WHAT THE EXERCISE ASKS> Return all the lines below, exactly as they read.

DATA IN THIS EXERCISE>
------------
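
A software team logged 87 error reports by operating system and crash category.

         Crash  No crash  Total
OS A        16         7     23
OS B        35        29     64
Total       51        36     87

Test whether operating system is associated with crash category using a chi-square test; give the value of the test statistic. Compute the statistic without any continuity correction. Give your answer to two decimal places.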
------------
SOLUTION TO THE EXERCISE>
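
A software team logged 87 error reports by operating system and crash category.

         Crash  No crash  Total
OS A        16         7     23
OS B        35        29     64
Total       51        36     87

Test whether operating system is associated with crash category using a chi-square test; give the value of the test statistic. Compute the statistic without any continuity correction. Give your answer to two decimal places.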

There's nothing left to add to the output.